■ **Instructions to follow**
Each of the lines below must be written out exactly as shown.

[Collected data entries]
------

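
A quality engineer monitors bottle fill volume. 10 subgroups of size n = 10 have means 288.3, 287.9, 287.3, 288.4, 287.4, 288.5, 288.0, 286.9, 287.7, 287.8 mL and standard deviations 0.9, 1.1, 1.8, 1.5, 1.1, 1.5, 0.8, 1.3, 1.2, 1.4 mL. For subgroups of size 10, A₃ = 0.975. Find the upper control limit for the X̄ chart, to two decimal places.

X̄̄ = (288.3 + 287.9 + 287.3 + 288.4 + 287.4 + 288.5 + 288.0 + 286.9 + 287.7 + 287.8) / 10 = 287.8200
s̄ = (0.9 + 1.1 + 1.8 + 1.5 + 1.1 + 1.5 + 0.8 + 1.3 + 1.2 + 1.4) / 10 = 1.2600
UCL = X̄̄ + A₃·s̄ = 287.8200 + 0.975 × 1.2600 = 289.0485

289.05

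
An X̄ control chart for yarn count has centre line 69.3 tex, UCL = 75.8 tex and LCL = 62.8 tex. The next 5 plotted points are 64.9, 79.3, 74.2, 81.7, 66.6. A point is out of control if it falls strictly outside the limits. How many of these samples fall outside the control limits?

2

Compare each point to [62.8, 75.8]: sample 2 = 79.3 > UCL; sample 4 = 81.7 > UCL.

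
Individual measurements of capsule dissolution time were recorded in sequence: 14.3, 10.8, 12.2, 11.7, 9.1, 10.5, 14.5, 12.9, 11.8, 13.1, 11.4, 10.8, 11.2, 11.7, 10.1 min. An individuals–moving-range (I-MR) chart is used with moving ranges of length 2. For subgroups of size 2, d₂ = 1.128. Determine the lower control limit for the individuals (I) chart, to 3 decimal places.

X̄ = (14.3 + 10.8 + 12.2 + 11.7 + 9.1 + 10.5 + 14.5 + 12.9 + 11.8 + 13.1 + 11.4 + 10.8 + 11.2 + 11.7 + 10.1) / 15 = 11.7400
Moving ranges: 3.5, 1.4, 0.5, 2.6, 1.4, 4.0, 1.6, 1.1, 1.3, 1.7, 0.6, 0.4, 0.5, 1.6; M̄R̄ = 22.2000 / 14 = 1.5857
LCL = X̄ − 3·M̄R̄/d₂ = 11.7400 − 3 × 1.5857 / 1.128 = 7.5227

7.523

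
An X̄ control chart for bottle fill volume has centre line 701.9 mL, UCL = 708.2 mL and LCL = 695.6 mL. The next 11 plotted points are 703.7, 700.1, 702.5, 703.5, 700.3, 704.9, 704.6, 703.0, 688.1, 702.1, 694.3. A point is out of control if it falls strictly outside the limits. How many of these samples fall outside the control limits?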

------

■ **Output of the task**
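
A quality engineer monitors bottle fill volume. 10 subgroups of size n = 10 have means 288.3, 287.9, 287.3, 288.4, 287.4, 288.5, 288.0, 286.9, 287.7, 287.8 mL and standard deviations 0.9, 1.1, 1.8, 1.5, 1.1, 1.5, 0.8, 1.3, 1.2, 1.4 mL. For subgroups of size 10, A₃ = 0.975. Find the upper control limit for the X̄ chart, to two decimal places.

X̄̄ = (288.3 + 287.9 + 287.3 + 288.4 + 287.4 + 288.5 + 288.0 + 286.9 + 287.7 + 287.8) / 10 = 287.8200
s̄ = (0.9 + 1.1 + 1.8 + 1.5 + 1.1 + 1.5 + 0.8 + 1.3 + 1.2 + 1.4) / 10 = 1.2600
UCL = X̄̄ + A₃·s̄ = 287.8200 + 0.975 × 1.2600 = 289.0485

289.05

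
An X̄ control chart for yarn count has centre line 69.3 tex, UCL = 75.8 tex and LCL = 62.8 tex. The next 5 plotted points are 64.9, 79.3, 74.2, 81.7, 66.6. A point is out of control if it falls strictly outside the limits. How many of these samples fall outside the control limits?

2

Compare each point to [62.8, 75.8]: sample 2 = 79.3 > UCL; sample 4 = 81.7 > UCL.

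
Individual measurements of capsule dissolution time were recorded in sequence: 14.3, 10.8, 12.2, 11.7, 9.1, 10.5, 14.5, 12.9, 11.8, 13.1, 11.4, 10.8, 11.2, 11.7, 10.1 min. An individuals–moving-range (I-MR) chart is used with moving ranges of length 2. For subgroups of size 2, d₂ = 1.128. Determine the lower control limit for the individuals (I) chart, to 3 decimal places.

X̄ = (14.3 + 10.8 + 12.2 + 11.7 + 9.1 + 10.5 + 14.5 + 12.9 + 11.8 + 13.1 + 11.4 + 10.8 + 11.2 + 11.7 + 10.1) / 15 = 11.7400
Moving ranges: 3.5, 1.4, 0.5, 2.6, 1.4, 4.0, 1.6, 1.1, 1.3, 1.7, 0.6, 0.4, 0.5, 1.6; M̄R̄ = 22.2000 / 14 = 1.5857
LCL = X̄ − 3·M̄R̄/d₂ = 11.7400 − 3 × 1.5857 / 1.128 = 7.5227

7.523

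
An X̄ control chart for bottle fill volume has centre line 701.9 mL, UCL = 708.2 mL and LCL = 695.6 mL. The next 11 plotted points are 703.7, 700.1, 702.5, 703.5, 700.3, 704.9, 704.6, 703.0, 688.1, 702.1, 694.3. A point is out of control if it falls strictly outside the limits. How many of these samples fall outside the control limits?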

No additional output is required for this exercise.